++++ Data for analysis

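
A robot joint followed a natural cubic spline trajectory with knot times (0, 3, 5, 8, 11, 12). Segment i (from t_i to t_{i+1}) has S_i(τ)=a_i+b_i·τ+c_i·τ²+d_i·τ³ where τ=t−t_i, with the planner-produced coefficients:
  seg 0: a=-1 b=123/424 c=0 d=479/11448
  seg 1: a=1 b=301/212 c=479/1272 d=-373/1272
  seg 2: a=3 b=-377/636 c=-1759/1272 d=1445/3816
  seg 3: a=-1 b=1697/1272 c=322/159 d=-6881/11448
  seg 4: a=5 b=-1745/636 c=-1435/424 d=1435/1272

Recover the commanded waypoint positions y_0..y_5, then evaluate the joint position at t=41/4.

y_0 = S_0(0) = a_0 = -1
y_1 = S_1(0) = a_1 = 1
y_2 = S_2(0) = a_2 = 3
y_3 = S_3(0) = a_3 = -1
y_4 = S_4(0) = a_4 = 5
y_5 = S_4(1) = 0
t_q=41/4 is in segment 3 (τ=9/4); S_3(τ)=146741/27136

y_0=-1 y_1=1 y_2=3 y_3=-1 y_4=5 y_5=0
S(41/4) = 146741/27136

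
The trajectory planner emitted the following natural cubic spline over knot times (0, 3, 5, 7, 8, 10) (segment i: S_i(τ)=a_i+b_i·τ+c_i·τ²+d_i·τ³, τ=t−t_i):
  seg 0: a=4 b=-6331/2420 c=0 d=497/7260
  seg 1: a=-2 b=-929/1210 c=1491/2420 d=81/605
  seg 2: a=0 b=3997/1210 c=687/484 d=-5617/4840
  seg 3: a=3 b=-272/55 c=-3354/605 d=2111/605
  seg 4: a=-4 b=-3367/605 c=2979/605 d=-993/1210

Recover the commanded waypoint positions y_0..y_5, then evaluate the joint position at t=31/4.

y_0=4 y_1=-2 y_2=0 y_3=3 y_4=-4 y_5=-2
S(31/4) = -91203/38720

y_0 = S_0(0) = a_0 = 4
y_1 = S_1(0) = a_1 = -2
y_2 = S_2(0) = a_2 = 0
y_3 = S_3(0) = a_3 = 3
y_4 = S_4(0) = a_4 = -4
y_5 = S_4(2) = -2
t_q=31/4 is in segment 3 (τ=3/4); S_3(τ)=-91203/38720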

++++++++

- [Problem]: Output the material in full, matching it word for word.

- [Task answer]:
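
A robot joint followed a natural cubic spline trajectory with knot times (0, 3, 5, 8, 11, 12). Segment i (from t_i to t_{i+1}) has S_i(τ)=a_i+b_i·τ+c_i·τ²+d_i·τ³ where τ=t−t_i, with the planner-produced coefficients:
  seg 0: a=-1 b=123/424 c=0 d=479/11448
  seg 1: a=1 b=301/212 c=479/1272 d=-373/1272
  seg 2: a=3 b=-377/636 c=-1759/1272 d=1445/3816
  seg 3: a=-1 b=1697/1272 c=322/159 d=-6881/11448
  seg 4: a=5 b=-1745/636 c=-1435/424 d=1435/1272

Recover the commanded waypoint positions y_0..y_5, then evaluate the joint position at t=41/4.

y_0 = S_0(0) = a_0 = -1
y_1 = S_1(0) = a_1 = 1
y_2 = S_2(0) = a_2 = 3
y_3 = S_3(0) = a_3 = -1
y_4 = S_4(0) = a_4 = 5
y_5 = S_4(1) = 0
t_q=41/4 is in segment 3 (τ=9/4); S_3(τ)=146741/27136

y_0=-1 y_1=1 y_2=3 y_3=-1 y_4=5 y_5=0
S(41/4) = 146741/27136

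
The trajectory planner emitted the following natural cubic spline over knot times (0, 3, 5, 7, 8, 10) (segment i: S_i(τ)=a_i+b_i·τ+c_i·τ²+d_i·τ³, τ=t−t_i):
  seg 0: a=4 b=-6331/2420 c=0 d=497/7260
  seg 1: a=-2 b=-929/1210 c=1491/2420 d=81/605
  seg 2: a=0 b=3997/1210 c=687/484 d=-5617/4840
  seg 3: a=3 b=-272/55 c=-3354/605 d=2111/605
  seg 4: a=-4 b=-3367/605 c=2979/605 d=-993/1210

Recover the commanded waypoint positions y_0..y_5, then evaluate the joint position at t=31/4.

y_0=4 y_1=-2 y_2=0 y_3=3 y_4=-4 y_5=-2
S(31/4) = -91203/38720

y_0 = S_0(0) = a_0 = 4
y_1 = S_1(0) = a_1 = -2
y_2 = S_2(0) = a_2 = 0
y_3 = S_3(0) = a_3 = 3
y_4 = S_4(0) = a_4 = -4
y_5 = S_4(2) = -2
t_q=31/4 is in segment 3 (τ=3/4); S_3(τ)=-91203/38720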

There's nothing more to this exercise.